(Collected data)
+-------+

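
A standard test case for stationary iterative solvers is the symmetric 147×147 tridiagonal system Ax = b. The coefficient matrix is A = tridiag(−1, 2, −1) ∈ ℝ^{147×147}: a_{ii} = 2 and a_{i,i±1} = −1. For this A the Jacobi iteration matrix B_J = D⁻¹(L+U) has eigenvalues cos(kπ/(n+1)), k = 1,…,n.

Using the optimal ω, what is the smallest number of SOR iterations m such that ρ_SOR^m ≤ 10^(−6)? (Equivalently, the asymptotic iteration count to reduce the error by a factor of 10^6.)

B_J for the 147×147 system has eigenvalues cos(kπ/148); ρ_J = cos(π/148) = 0.9997747.
√(1−ρ_J²) = |sin(π/148)| = 0.0212254
Young: ω* = 2/(1+√(1−ρ_J²)) = 2/(1+0.0212254) = 2/1.0212254 = 1.9584315.
ρ_SOR = ω* − 1 = 1.9584315 − 1 = 0.9584315.
m ≥ 6·ln10 / (−ln 0.9584315) = 325.398; smallest integer m = 326.

m = 326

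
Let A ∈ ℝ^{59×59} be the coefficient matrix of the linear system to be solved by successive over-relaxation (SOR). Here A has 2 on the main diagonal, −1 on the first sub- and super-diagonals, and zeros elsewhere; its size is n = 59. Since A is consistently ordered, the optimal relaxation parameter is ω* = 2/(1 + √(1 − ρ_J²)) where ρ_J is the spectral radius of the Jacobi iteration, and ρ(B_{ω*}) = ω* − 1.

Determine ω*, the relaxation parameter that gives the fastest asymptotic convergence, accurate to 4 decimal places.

ω* = 1.9005

½·tridiag(1,0,1) at n=59: λ_k = cos(kπ/60); max |λ| at k=1 ⇒ ρ_J = cos(π/60) ≈ 0.9986.
√(1 − cos²(π/60)) = sin(π/60) ≈ 0.05234.
[ω*] 2 ÷ (1 + 0.05234) = 2 ÷ 1.05234 = 1.9005.
ρ(B_{ω*}) = ω*−1 = 0.9005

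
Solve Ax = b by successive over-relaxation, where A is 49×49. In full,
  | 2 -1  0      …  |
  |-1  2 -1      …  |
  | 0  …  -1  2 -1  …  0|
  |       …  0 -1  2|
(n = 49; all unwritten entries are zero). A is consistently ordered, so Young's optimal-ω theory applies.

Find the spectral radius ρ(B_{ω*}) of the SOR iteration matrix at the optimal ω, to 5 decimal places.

[ρ_J] n=49: ρ(B_J) = cos(π/(n+1)) = cos(π/50) = 0.99803.
√(1 − cos²(π/50)) = sin(π/50) ≈ 0.062791.
Young: ω* = 2/(1+√(1−ρ_J²)) = 2/(1+0.062791) = 2/1.062791 = 1.88184.
and ρ(B_{ω*}) = 1.88184 − 1 = 0.88184.

ρ_SOR = 0.88184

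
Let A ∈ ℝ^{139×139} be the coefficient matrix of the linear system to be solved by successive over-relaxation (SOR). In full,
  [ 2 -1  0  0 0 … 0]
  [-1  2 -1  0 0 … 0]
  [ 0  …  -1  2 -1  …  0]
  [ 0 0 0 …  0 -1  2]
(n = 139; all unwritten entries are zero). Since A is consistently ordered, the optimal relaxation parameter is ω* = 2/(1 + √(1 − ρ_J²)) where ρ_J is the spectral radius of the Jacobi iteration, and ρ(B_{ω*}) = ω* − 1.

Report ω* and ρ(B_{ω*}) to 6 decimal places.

With n=139, ρ(Jacobi) = cos(π/140) = 0.999748.
root = sin(π/140) = 0.0224381  (since 1−cos² = sin²).
[ω*] 2 ÷ (1 + 0.0224381) = 2 ÷ 1.0224381 = 1.956109.
and ρ(B_{ω*}) = 1.956109 − 1 = 0.956109.

ω* = 1.956109, ρ_SOR = 0.956109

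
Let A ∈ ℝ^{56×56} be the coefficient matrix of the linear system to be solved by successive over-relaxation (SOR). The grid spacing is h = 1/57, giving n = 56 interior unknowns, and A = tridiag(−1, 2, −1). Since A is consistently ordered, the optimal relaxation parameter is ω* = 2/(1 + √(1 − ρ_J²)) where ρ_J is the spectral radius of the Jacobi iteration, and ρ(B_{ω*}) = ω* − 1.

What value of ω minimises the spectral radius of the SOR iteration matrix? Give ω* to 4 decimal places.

½·tridiag(1,0,1) at n=56: λ_k = cos(kπ/57); max |λ| at k=1 ⇒ ρ_J = cos(π/57) ≈ 0.9985.
1 − cos²(π/57) = sin²(π/57) ⇒ √(1−ρ_J²) = sin(π/57) = 0.05509.
Young: ω* = 2/(1+√(1−ρ_J²)) = 2/(1+0.05509) = 2/1.05509 = 1.8956.
and ρ(B_{ω*}) = 1.8956 − 1 = 0.8956.

ω* = 1.8956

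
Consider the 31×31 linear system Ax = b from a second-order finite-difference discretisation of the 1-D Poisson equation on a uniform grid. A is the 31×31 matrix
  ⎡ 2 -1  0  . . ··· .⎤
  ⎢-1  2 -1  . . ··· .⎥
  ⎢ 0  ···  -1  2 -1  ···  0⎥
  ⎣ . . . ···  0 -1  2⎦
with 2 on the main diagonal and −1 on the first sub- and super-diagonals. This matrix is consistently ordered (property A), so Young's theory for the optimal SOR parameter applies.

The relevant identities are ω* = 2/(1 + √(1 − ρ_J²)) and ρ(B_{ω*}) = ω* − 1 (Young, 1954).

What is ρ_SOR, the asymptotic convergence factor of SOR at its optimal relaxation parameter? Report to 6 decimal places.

[ρ_J] n=31: ρ(B_J) = cos(π/(n+1)) = cos(π/32) = 0.995185.
√(1−ρ_J²) = |sin(π/32)| = 0.0980171
ω* = 2/(1 + 0.0980171) = 2/1.0980171 = 1.821465.
Hence ρ(B_{ω*}) = 1.821465 − 1 = 0.821465.

ρ_SOR = 0.821465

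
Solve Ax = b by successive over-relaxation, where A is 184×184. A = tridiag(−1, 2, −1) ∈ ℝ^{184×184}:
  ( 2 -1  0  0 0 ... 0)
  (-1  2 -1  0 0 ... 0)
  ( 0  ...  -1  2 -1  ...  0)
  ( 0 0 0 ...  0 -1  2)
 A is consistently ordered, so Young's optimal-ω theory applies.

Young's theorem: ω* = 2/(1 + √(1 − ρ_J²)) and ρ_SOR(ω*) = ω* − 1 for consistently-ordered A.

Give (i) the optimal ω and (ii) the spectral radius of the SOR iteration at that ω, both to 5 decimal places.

B_J for the 184×184 system has eigenvalues cos(kπ/185); ρ_J = cos(π/185) = 0.99986.
1 − cos²(π/185) = sin²(π/185) ⇒ √(1−ρ_J²) = sin(π/185) = 0.016981.
So ω* = 2/1.016981 = 1.96661 (Young).
and ρ(B_{ω*}) = 1.96661 − 1 = 0.96661.

ω* = 1.96661, ρ_SOR = 0.96661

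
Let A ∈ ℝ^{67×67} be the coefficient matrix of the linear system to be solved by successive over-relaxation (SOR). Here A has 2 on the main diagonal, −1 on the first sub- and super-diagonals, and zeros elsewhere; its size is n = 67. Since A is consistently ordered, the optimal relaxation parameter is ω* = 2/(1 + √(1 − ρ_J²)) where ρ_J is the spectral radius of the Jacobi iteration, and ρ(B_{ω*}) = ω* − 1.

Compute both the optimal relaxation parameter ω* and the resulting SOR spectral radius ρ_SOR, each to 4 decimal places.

ω* = 1.9117, ρ_SOR = 0.9117

[ρ_J] n=67: ρ(B_J) = cos(π/(n+1)) = cos(π/68) = 0.9989.
√(1 − cos²(π/68)) = sin(π/68) ≈ 0.04618.
ω* = 2/(1+0.04618) = 1.9117
ρ_SOR = ω* − 1 ≈ 0.9117.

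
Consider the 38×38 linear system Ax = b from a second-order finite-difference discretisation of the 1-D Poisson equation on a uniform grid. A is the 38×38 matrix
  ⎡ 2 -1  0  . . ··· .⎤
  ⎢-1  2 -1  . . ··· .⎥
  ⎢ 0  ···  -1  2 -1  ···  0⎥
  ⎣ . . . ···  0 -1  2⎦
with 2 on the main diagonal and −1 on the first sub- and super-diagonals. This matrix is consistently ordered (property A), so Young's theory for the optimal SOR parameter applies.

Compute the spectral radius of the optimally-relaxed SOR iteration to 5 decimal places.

½·tridiag(1,0,1) at n=38: λ_k = cos(kπ/39); max |λ| at k=1 ⇒ ρ_J = cos(π/39) ≈ 0.99676.
1 − cos²(π/39) = sin²(π/39) ⇒ √(1−ρ_J²) = sin(π/39) = 0.080467.
ω* = 2 / (1 + 0.080467) = 2 / 1.080467 ≈ 1.85105.
Hence ρ(B_{ω*}) = 1.85105 − 1 = 0.85105.

ρ_SOR = 0.85105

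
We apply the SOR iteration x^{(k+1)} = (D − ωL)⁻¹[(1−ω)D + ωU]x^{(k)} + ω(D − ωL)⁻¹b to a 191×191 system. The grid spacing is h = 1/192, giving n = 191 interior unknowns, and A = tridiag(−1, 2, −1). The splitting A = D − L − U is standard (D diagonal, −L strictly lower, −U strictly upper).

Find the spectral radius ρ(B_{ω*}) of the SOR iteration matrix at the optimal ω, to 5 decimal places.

[ρ_J] n=191: ρ(B_J) = cos(π/(n+1)) = cos(π/192) = 0.99987.
root = sin(π/192) = 0.016362  (since 1−cos² = sin²).
ω* = 2/(1 + 0.016362) = 2/1.016362 = 1.96780.
ρ(B_{ω*}) = ω*−1 = 0.96780

ρ_SOR = 0.96780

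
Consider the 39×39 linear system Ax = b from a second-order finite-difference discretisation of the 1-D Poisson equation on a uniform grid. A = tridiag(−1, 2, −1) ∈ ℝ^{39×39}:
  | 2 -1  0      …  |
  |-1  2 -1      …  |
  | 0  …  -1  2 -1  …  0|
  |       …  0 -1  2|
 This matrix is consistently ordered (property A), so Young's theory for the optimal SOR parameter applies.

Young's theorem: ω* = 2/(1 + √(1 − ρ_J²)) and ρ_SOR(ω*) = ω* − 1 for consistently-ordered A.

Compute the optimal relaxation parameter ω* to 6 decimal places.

[ρ_J] n=39: ρ(B_J) = cos(π/(n+1)) = cos(π/40) = 0.996917.
√(1−ρ_J²) = |sin(π/40)| = 0.0784591
ω* = 2 / (1 + 0.0784591) = 2 / 1.0784591 ≈ 1.854498.
[ρ_SOR] ω* − 1 = 0.854498.

ω* = 1.854498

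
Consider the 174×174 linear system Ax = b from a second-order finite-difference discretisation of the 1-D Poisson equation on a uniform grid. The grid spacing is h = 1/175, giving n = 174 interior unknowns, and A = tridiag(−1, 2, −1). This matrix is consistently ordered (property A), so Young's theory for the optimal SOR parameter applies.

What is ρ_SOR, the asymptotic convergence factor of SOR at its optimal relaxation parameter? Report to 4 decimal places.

ρ_SOR = 0.9647

ρ_J = max_k |cos(kπ/175)| = cos(π/175) = 0.9998
1 − cos²(π/175) = sin²(π/175) ⇒ √(1−ρ_J²) = sin(π/175) = 0.01795.
ω* = 2 / (1 + 0.01795) = 2 / 1.01795 ≈ 1.9647.
At ω = 1.9647 every |λ(B_ω)| = ω−1, so ρ_SOR = 0.9647.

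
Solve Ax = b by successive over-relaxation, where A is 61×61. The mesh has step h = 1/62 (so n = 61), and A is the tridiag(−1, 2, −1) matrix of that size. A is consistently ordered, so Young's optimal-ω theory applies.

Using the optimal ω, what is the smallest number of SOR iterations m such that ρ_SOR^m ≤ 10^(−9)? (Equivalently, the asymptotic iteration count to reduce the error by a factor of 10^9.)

m = 205

½·tridiag(1,0,1) at n=61: λ_k = cos(kπ/62); max |λ| at k=1 ⇒ ρ_J = cos(π/62) ≈ 0.9987165.
√(1−ρ_J²) simplifies to sin(π/62) = 0.0506492.
Young: ω* = 2/(1+√(1−ρ_J²)) = 2/(1+0.0506492) = 2/1.0506492 = 1.9035849.
Hence ρ(B_{ω*}) = 1.9035849 − 1 = 0.9035849.
(0.9035849)^m ≤ 10^{−9}  ⇒  m·ln(0.9035849) ≤ −9·ln10  ⇒  m ≥ 204.402  ⇒  m = 205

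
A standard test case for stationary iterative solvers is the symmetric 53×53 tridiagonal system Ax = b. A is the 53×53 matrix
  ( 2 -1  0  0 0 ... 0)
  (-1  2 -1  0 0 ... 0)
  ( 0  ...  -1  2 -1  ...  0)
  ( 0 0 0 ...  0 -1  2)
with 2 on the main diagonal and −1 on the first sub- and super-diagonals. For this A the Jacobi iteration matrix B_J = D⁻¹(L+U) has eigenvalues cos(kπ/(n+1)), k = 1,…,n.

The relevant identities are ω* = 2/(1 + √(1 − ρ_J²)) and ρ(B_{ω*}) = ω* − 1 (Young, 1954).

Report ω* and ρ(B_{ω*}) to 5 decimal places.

ω* = 1.89010, ρ_SOR = 0.89010

n=53: λ(B_J) = 1 − λ(A)/2 = cos(kπ/54); k=1 gives ρ_J = 0.99831.
root = sin(π/54) = 0.058145  (since 1−cos² = sin²).
Young: ω* = 2/(1+√(1−ρ_J²)) = 2/(1+0.058145) = 2/1.058145 = 1.89010.
ρ_SOR = ω* − 1 ≈ 0.89010.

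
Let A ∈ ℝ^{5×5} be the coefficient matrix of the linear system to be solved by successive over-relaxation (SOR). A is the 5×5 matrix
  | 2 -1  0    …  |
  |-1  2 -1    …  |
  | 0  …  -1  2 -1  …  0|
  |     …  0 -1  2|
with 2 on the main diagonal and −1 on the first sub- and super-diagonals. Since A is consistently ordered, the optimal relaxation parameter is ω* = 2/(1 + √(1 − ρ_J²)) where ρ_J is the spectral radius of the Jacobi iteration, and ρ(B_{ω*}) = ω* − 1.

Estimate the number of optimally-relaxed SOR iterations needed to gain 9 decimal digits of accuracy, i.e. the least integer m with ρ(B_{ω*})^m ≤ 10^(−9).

m = 19

n=5: λ(B_J) = 1 − λ(A)/2 = cos(kπ/6); k=1 gives ρ_J = 0.8660254.
root = sin(π/6) = 0.5000000  (since 1−cos² = sin²).
So ω* = 2/1.5000000 = 1.3333333 (Young).
ρ(B_{ω*}) = ω*−1 = 0.3333333
9·ln10 = 20.7233; −ln(0.3333333) = 1.09861; m = ⌈20.7233/1.09861⌉ = ⌈18.863⌉ = 19.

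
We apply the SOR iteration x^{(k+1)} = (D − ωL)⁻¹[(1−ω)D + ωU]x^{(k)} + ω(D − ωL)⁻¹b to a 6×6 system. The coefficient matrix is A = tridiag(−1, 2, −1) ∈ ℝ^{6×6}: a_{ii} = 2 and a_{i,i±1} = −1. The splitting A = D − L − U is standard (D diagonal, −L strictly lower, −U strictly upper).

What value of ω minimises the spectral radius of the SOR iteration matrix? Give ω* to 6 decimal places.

ρ_J = max_k |cos(kπ/7)| = cos(π/7) = 0.900969
1 − cos²(π/7) = sin²(π/7) ⇒ √(1−ρ_J²) = sin(π/7) = 0.4338837.
So ω* = 2/1.4338837 = 1.394813 (Young).
Hence ρ(B_{ω*}) = 1.394813 − 1 = 0.394813.

ω* = 1.394813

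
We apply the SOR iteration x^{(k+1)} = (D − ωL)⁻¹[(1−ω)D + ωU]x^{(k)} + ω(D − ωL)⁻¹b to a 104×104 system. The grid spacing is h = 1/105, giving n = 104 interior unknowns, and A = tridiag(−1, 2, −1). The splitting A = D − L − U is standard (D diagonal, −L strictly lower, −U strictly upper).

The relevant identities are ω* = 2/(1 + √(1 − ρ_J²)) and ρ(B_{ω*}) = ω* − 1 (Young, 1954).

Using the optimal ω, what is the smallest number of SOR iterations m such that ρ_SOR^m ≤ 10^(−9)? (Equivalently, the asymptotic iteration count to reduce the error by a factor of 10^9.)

m = 347

spectrum of D⁻¹(L+U) = {cos(kπ/105) : 1≤k≤104}; ρ_J = cos(π/105) = 0.9995524.
√(1−ρ_J²) = |sin(π/105)| = 0.0299155
So ω* = 2/1.0299155 = 1.9419069 (Young).
ρ_SOR = ω* − 1 ≈ 0.9419069.
m ≥ 9·ln10 / (−ln 0.9419069) = 346.261; smallest integer m = 347.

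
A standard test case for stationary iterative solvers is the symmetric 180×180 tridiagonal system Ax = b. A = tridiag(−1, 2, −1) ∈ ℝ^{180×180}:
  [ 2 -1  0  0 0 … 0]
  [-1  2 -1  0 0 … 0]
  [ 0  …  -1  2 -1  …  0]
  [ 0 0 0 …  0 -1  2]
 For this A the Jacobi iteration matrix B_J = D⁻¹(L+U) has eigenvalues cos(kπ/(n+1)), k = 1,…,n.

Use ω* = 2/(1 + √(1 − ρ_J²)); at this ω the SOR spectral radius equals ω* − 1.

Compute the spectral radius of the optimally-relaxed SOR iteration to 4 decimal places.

With n=180, ρ(Jacobi) = cos(π/181) = 0.9998.
√(1−ρ_J²) = |sin(π/181)| = 0.01736
Then 2/(1+√(1−ρ_J²)) = 2/(1+0.01736); ω* = 2/1.01736 = 1.9659.
ρ(B_{ω*}) = ω*−1 = 0.9659

ρ_SOR = 0.9659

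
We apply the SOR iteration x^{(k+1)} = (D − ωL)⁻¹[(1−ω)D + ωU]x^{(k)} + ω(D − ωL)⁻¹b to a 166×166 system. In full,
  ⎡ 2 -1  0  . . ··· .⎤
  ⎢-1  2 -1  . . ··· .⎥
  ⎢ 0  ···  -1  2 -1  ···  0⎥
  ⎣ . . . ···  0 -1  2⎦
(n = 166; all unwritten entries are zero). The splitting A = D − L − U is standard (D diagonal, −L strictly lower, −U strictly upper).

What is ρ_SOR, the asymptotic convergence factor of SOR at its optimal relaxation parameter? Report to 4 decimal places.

ρ_SOR = 0.9631

B_J for the 166×166 system has eigenvalues cos(kπ/167); ρ_J = cos(π/167) = 0.9998.
√(1−ρ_J²) simplifies to sin(π/167) = 0.01881.
ω* = 2/(1 + 0.01881) = 2/1.01881 = 1.9631.
[ρ_SOR] ω* − 1 = 0.9631.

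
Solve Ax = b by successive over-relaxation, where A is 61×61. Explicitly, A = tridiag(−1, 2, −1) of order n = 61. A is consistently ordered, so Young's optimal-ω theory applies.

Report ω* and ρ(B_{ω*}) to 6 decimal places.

½·tridiag(1,0,1) at n=61: λ_k = cos(kπ/62); max |λ| at k=1 ⇒ ρ_J = cos(π/62) ≈ 0.998717.
√(1−ρ_J²) simplifies to sin(π/62) = 0.0506492.
Then 2/(1+√(1−ρ_J²)) = 2/(1+0.0506492); ω* = 2/1.0506492 = 1.903585.
ρ_SOR = ω* − 1 ≈ 0.903585.

ω* = 1.903585, ρ_SOR = 0.903585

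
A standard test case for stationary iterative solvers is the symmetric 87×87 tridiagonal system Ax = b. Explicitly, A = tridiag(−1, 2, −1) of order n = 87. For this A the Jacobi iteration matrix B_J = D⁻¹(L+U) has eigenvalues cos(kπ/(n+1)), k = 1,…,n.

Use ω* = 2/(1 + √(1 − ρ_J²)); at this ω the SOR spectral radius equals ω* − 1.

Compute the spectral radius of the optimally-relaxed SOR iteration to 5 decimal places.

ρ_SOR = 0.93108

[ρ_J] n=87: ρ(B_J) = cos(π/(n+1)) = cos(π/88) = 0.99936.
1 − cos²(π/88) = sin²(π/88) ⇒ √(1−ρ_J²) = sin(π/88) = 0.035692.
ω* = 2 / (1 + 0.035692) = 2 / 1.035692 ≈ 1.93108.
and ρ(B_{ω*}) = 1.93108 − 1 = 0.93108.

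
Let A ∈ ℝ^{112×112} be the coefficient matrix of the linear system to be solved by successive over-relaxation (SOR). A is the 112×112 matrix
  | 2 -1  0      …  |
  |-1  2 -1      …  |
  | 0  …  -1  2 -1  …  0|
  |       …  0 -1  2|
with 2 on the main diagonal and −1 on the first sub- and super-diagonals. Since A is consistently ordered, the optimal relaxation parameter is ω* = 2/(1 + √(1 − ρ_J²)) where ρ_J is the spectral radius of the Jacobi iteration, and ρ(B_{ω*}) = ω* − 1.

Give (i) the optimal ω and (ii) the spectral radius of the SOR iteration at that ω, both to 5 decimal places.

ω* = 1.94591, ρ_SOR = 0.94591

½·tridiag(1,0,1) at n=112: λ_k = cos(kπ/113); max |λ| at k=1 ⇒ ρ_J = cos(π/113) ≈ 0.99961.
√(1−ρ_J²) simplifies to sin(π/113) = 0.027798.
Young: ω* = 2/(1+√(1−ρ_J²)) = 2/(1+0.027798) = 2/1.027798 = 1.94591.
ρ_SOR = ω* − 1 = 1.94591 − 1 = 0.94591.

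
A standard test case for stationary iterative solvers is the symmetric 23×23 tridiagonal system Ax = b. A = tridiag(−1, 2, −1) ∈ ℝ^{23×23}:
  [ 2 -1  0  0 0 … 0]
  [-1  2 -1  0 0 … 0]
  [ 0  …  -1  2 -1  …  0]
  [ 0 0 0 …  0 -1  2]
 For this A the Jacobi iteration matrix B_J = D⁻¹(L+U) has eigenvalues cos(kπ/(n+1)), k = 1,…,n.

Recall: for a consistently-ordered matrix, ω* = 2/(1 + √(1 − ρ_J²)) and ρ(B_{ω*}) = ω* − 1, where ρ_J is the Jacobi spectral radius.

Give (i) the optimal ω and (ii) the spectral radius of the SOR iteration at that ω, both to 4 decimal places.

n=23: λ(B_J) = 1 − λ(A)/2 = cos(kπ/24); k=1 gives ρ_J = 0.9914.
√(1 − cos²(π/24)) = sin(π/24) ≈ 0.13053.
So ω* = 2/1.13053 = 1.7691 (Young).
ρ_SOR = ω* − 1 = 1.7691 − 1 = 0.7691.

ω* = 1.7691, ρ_SOR = 0.7691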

+-------+

§ BRIEF:
Which lines of the data include the word "symmetric"? Copy each one.

§ RESPONSE AREA:
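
A standard test case for stationary iterative solvers is the symmetric 147×147 tridiagonal system Ax = b. The coefficient matrix is A = tridiag(−1, 2, −1) ∈ ℝ^{147×147}: a_{ii} = 2 and a_{i,i±1} = −1. For this A the Jacobi iteration matrix B_J = D⁻¹(L+U) has eigenvalues cos(kπ/(n+1)), k = 1,…,n.
A standard test case for stationary iterative solvers is the symmetric 53×53 tridiagonal system Ax = b. A is the 53×53 matrix
A standard test case for stationary iterative solvers is the symmetric 180×180 tridiagonal system Ax = b. A = tridiag(−1, 2, −1) ∈ ℝ^{180×180}:
A standard test case for stationary iterative solvers is the symmetric 87×87 tridiagonal system Ax = b. Explicitly, A = tridiag(−1, 2, −1) of order n = 87. For this A the Jacobi iteration matrix B_J = D⁻¹(L+U) has eigenvalues cos(kπ/(n+1)), k = 1,…,n.
A standard test case for stationary iterative solvers is the symmetric 23×23 tridiagonal system Ax = b. A = tridiag(−1, 2, −1) ∈ ℝ^{23×23}: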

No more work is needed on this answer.